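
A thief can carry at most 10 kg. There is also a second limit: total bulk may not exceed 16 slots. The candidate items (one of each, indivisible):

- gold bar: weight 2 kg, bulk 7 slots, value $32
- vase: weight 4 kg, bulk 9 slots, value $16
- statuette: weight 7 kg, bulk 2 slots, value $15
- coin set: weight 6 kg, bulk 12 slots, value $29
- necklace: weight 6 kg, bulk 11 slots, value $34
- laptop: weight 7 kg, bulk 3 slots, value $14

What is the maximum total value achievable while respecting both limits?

$48

Feasible sets respecting both limits:
- gold bar+vase: weight 6, bulk 16, value 48
- gold bar+statuette: weight 9, bulk 9, value 47
- gold bar+laptop: weight 9, bulk 10, value 46
- necklace: weight 6, bulk 11, value 34
Best: $48.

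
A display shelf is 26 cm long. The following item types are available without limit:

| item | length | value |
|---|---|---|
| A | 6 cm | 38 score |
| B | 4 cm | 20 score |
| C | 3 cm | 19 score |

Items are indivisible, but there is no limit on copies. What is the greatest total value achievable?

Best value-per-unit is A at 38/6; filling with it alone gives 4×38 = 152.
Optimal mix: 3×A + 2×B → length 26, value 154.

154 score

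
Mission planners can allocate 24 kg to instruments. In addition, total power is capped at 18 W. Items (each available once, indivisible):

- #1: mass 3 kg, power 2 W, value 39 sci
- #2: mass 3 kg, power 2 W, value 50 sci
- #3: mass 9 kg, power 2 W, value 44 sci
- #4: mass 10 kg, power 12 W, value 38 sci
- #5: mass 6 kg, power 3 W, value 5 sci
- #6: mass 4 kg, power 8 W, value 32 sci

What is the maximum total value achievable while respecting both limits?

Feasible sets respecting both limits:
- #1+#2+#3+#6: mass 19, power 14, value 165
- #1+#2+#3+#5: mass 21, power 9, value 138
- #1+#2+#3: mass 15, power 6, value 133
Best: 165 sci.

165 sci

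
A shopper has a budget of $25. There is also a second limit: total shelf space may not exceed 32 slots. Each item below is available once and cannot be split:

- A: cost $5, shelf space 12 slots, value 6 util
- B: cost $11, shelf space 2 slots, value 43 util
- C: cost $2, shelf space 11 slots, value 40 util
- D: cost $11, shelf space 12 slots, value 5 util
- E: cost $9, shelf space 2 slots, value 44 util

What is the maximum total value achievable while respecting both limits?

127 util

Feasible sets respecting both limits:
- B+C+E: cost 22, shelf space 15, value 127
- A+B+E: cost 25, shelf space 16, value 93
- A+C+E: cost 16, shelf space 25, value 90
- A+B+C: cost 18, shelf space 25, value 89
Best: 127 util.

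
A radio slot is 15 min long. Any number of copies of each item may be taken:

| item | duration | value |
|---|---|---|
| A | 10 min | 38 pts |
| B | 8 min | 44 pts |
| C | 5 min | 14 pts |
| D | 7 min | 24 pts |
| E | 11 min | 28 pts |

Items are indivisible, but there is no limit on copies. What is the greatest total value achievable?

68 pts

Best value-per-unit is B at 44/8; filling with it alone gives 1×44 = 44.
Optimal mix: 1×B + 1×D → duration 15, value 68.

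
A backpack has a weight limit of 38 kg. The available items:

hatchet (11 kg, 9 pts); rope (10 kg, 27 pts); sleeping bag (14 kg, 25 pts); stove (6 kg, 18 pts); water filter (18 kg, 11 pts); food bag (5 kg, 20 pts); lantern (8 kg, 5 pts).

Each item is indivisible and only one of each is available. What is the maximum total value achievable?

90 pts

Check high-value combinations within 38 kg:
- rope+sleeping bag+stove+food bag: weight 10+14+6+5=35, value 27+25+18+20=90
- rope+sleeping bag+food bag+lantern: weight 10+14+5+8=37, value 27+25+20+5=77
- rope+sleeping bag+stove+lantern: weight 10+14+6+8=38, value 27+25+18+5=75
- hatchet+rope+stove+food bag: weight 11+10+6+5=32, value 9+27+18+20=74
Best: 90 pts.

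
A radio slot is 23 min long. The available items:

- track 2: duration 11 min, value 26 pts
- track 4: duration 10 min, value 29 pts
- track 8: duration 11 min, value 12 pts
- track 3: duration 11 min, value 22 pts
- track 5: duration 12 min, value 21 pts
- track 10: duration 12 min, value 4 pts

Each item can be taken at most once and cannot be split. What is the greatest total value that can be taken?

This is a 0/1 knapsack; check combinations near the capacity.
- track 2+track 4: duration 11+10=21, value 26+29=55
- track 4+track 3: duration 10+11=21, value 29+22=51
- track 4+track 5: duration 10+12=22, value 29+21=50
- track 2+track 3: duration 11+11=22, value 26+22=48
Best: 55 pts.

55 pts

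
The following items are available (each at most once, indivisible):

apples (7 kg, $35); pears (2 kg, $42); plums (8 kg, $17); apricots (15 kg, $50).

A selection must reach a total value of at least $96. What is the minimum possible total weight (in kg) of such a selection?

Subsets with value ≥ 96, sorted by total weight:
- apples+pears+apricots: weight 24, value 127
- pears+plums+apricots: weight 25, value 109
Minimum weight: 24 kg.

24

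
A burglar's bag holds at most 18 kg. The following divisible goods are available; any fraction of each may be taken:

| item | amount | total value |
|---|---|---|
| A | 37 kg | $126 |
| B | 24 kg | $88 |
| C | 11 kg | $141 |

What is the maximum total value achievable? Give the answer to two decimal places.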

────────────────

» Problem statement
Output the records above exactly, from their first line through the line that contains "- statuette: weight", and add nothing.

» Solution to this exercise
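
A thief can carry at most 10 kg. There is also a second limit: total bulk may not exceed 16 slots. The candidate items (one of each, indivisible):

- gold bar: weight 2 kg, bulk 7 slots, value $32
- vase: weight 4 kg, bulk 9 slots, value $16
- statuette: weight 7 kg, bulk 2 slots, value $15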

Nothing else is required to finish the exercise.